Stored entries |
BEGIN

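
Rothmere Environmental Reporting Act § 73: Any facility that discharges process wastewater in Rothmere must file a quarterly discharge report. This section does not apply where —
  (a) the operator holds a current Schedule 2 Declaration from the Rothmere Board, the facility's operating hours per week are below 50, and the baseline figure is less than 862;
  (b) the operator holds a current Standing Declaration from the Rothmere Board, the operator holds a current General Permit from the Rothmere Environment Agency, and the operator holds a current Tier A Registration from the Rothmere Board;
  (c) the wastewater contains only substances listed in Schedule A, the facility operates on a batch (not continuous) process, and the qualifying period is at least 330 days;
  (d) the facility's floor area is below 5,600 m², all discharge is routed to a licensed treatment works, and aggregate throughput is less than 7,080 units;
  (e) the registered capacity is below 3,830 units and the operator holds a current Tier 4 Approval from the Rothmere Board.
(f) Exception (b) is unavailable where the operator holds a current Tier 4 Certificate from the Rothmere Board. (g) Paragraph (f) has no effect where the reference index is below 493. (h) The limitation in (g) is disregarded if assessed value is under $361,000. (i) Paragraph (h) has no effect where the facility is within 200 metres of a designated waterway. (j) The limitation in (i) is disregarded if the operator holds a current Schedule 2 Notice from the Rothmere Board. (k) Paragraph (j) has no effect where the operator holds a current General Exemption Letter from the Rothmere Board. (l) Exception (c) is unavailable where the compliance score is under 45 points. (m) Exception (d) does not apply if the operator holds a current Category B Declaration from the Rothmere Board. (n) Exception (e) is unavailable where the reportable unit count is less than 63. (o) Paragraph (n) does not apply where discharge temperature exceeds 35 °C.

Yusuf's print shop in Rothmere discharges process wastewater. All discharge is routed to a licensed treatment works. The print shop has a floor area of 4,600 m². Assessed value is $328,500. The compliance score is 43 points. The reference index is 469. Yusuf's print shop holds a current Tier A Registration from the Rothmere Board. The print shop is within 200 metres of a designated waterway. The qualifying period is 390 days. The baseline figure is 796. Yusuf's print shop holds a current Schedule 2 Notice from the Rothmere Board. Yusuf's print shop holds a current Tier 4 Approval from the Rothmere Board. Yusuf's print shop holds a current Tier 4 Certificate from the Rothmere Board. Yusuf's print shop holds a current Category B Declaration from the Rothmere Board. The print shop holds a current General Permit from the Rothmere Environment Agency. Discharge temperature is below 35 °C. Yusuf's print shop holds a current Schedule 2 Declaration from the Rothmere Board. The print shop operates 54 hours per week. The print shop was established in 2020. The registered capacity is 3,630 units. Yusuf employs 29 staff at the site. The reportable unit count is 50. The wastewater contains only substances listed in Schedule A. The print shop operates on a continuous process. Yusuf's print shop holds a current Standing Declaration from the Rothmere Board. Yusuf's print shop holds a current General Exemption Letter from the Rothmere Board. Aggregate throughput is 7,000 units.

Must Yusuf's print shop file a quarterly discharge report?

No — exception (b) applies; Yusuf's print shop is not required to file a quarterly discharge report.

Exception (a) does not apply: the facility's operating hours per week are 54, not below 50.
All of (b)'s requirements are met (a current Standing Declaration is held; a current General Permit is held; a current Tier A Registration is held). Applying paragraphs (f)–(k): (f) would limit (b) — a current Tier 4 Certificate is held — but (g) sets (f) aside: (g) applies — the reference index is 469, below the 493 limit. (h) is engaged (assessed value is $328,500, under the $361,000 limit), but is overridden by (i): (i) is triggered — the print shop is within 200 m of a designated waterway. (j) applies (a current Schedule 2 Notice is held), but is overridden by (k): (k) operates against (j): a current General Exemption Letter is held. Exception (b) stands.
Exception (c) requires that the facility operates on a batch (not continuous) process; but the facility operates on a continuous process, so (c) is unavailable.
Exception (d): the facility's floor area is 4,600 m², below the 5,600 m² limit; discharge is routed to a licensed treatment works; aggregate throughput is 7,000 units, less than the 7,080 units limit — every condition holds. However, paragraph (m) must be considered: (m) is triggered — a current Category B Declaration is held. So (d) is unavailable.
All of (e)'s requirements are met (the registered capacity is 3,630 units, below the 3,830 units limit; a current Tier 4 Approval is held). However, paragraphs (n)–(o) must be considered: (n) is engaged — the reportable unit count is 50, less than the 63 limit. (o) is not engaged (discharge temperature is below 35 °C), so (n) stands. So (e) is unavailable.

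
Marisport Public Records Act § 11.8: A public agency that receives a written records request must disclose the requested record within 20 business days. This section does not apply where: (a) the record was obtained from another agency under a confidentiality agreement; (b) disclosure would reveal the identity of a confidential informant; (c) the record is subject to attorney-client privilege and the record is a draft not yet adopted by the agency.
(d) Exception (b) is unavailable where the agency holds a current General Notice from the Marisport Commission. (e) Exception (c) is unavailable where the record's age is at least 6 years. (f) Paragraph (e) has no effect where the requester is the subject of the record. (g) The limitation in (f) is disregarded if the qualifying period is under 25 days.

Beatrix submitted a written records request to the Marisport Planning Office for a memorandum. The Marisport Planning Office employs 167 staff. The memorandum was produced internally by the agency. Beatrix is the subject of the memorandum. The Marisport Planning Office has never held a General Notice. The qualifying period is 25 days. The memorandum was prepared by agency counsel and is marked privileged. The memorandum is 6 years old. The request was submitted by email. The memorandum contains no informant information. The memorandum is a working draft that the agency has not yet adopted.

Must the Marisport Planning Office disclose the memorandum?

Exception (a) requires that the record was obtained from another agency under a confidentiality agreement; but the memorandum was produced internally, so (a) is unavailable.
Exception (b) does not apply: the memorandum contains no informant information.
Exception (c) is satisfied on its face — the memorandum is privileged; the memorandum is an unadopted draft. Under paragraphs (e)–(g): (e) is triggered (the record's age is 6 years, meeting the 6 years threshold), but is set aside by (f): (f) operates against (e): Beatrix is the subject of the memorandum. (g) does not operate here (the qualifying period is 25 days, not under 25 days), so (f) stands. Exception (c) stands.

No — exception (c) applies; the Marisport Planning Office is not required to disclose the memorandum.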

END

The records above need to be output again, verbatim.

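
Rothmere Environmental Reporting Act § 73: Any facility that discharges process wastewater in Rothmere must file a quarterly discharge report. This section does not apply where —
  (a) the operator holds a current Schedule 2 Declaration from the Rothmere Board, the facility's operating hours per week are below 50, and the baseline figure is less than 862;
  (b) the operator holds a current Standing Declaration from the Rothmere Board, the operator holds a current General Permit from the Rothmere Environment Agency, and the operator holds a current Tier A Registration from the Rothmere Board;
  (c) the wastewater contains only substances listed in Schedule A, the facility operates on a batch (not continuous) process, and the qualifying period is at least 330 days;
  (d) the facility's floor area is below 5,600 m², all discharge is routed to a licensed treatment works, and aggregate throughput is less than 7,080 units;
  (e) the registered capacity is below 3,830 units and the operator holds a current Tier 4 Approval from the Rothmere Board.
(f) Exception (b) is unavailable where the operator holds a current Tier 4 Certificate from the Rothmere Board. (g) Paragraph (f) has no effect where the reference index is below 493. (h) The limitation in (g) is disregarded if assessed value is under $361,000. (i) Paragraph (h) has no effect where the facility is within 200 metres of a designated waterway. (j) The limitation in (i) is disregarded if the operator holds a current Schedule 2 Notice from the Rothmere Board. (k) Paragraph (j) has no effect where the operator holds a current General Exemption Letter from the Rothmere Board. (l) Exception (c) is unavailable where the compliance score is under 45 points. (m) Exception (d) does not apply if the operator holds a current Category B Declaration from the Rothmere Board. (n) Exception (e) is unavailable where the reportable unit count is less than 63. (o) Paragraph (n) does not apply where discharge temperature exceeds 35 °C.

Yusuf's print shop in Rothmere discharges process wastewater. All discharge is routed to a licensed treatment works. The print shop has a floor area of 4,600 m². Assessed value is $328,500. The compliance score is 43 points. The reference index is 469. Yusuf's print shop holds a current Tier A Registration from the Rothmere Board. The print shop is within 200 metres of a designated waterway. The qualifying period is 390 days. The baseline figure is 796. Yusuf's print shop holds a current Schedule 2 Notice from the Rothmere Board. Yusuf's print shop holds a current Tier 4 Approval from the Rothmere Board. Yusuf's print shop holds a current Tier 4 Certificate from the Rothmere Board. Yusuf's print shop holds a current Category B Declaration from the Rothmere Board. The print shop holds a current General Permit from the Rothmere Environment Agency. Discharge temperature is below 35 °C. Yusuf's print shop holds a current Schedule 2 Declaration from the Rothmere Board. The print shop operates 54 hours per week. The print shop was established in 2020. The registered capacity is 3,630 units. Yusuf employs 29 staff at the site. The reportable unit count is 50. The wastewater contains only substances listed in Schedule A. The print shop operates on a continuous process. Yusuf's print shop holds a current Standing Declaration from the Rothmere Board. Yusuf's print shop holds a current General Exemption Letter from the Rothmere Board. Aggregate throughput is 7,000 units.

Must Yusuf's print shop file a quarterly discharge report?

No — exception (b) applies; Yusuf's print shop is not required to file a quarterly discharge report.

Exception (a) does not apply: the facility's operating hours per week are 54, not below 50.
All of (b)'s requirements are met (a current Standing Declaration is held; a current General Permit is held; a current Tier A Registration is held). Applying paragraphs (f)–(k): (f) would limit (b) — a current Tier 4 Certificate is held — but (g) sets (f) aside: (g) applies — the reference index is 469, below the 493 limit. (h) is engaged (assessed value is $328,500, under the $361,000 limit), but is overridden by (i): (i) is triggered — the print shop is within 200 m of a designated waterway. (j) applies (a current Schedule 2 Notice is held), but is overridden by (k): (k) operates against (j): a current General Exemption Letter is held. Exception (b) stands.
Exception (c) requires that the facility operates on a batch (not continuous) process; but the facility operates on a continuous process, so (c) is unavailable.
Exception (d): the facility's floor area is 4,600 m², below the 5,600 m² limit; discharge is routed to a licensed treatment works; aggregate throughput is 7,000 units, less than the 7,080 units limit — every condition holds. However, paragraph (m) must be considered: (m) is triggered — a current Category B Declaration is held. So (d) is unavailable.
All of (e)'s requirements are met (the registered capacity is 3,630 units, below the 3,830 units limit; a current Tier 4 Approval is held). However, paragraphs (n)–(o) must be considered: (n) is engaged — the reportable unit count is 50, less than the 63 limit. (o) is not engaged (discharge temperature is below 35 °C), so (n) stands. So (e) is unavailable.

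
Marisport Public Records Act § 11.8: A public agency that receives a written records request must disclose the requested record within 20 business days. This section does not apply where: (a) the record was obtained from another agency under a confidentiality agreement; (b) disclosure would reveal the identity of a confidential informant; (c) the record is subject to attorney-client privilege and the record is a draft not yet adopted by the agency.
(d) Exception (b) is unavailable where the agency holds a current General Notice from the Marisport Commission. (e) Exception (c) is unavailable where the record's age is at least 6 years. (f) Paragraph (e) has no effect where the requester is the subject of the record. (g) The limitation in (f) is disregarded if the qualifying period is under 25 days.

Beatrix submitted a written records request to the Marisport Planning Office for a memorandum. The Marisport Planning Office employs 167 staff. The memorandum was produced internally by the agency. Beatrix is the subject of the memorandum. The Marisport Planning Office has never held a General Notice. The qualifying period is 25 days. The memorandum was prepared by agency counsel and is marked privileged. The memorandum is 6 years old. The request was submitted by email. The memorandum contains no informant information. The memorandum is a working draft that the agency has not yet adopted.

Must the Marisport Planning Office disclose the memorandum?

Exception (a) requires that the record was obtained from another agency under a confidentiality agreement; but the memorandum was produced internally, so (a) is unavailable.
Exception (b) does not apply: the memorandum contains no informant information.
Exception (c) is satisfied on its face — the memorandum is privileged; the memorandum is an unadopted draft. Under paragraphs (e)–(g): (e) is triggered (the record's age is 6 years, meeting the 6 years threshold), but is set aside by (f): (f) operates against (e): Beatrix is the subject of the memorandum. (g) does not operate here (the qualifying period is 25 days, not under 25 days), so (f) stands. Exception (c) stands.

No — exception (c) applies; the Marisport Planning Office is not required to disclose the memorandum.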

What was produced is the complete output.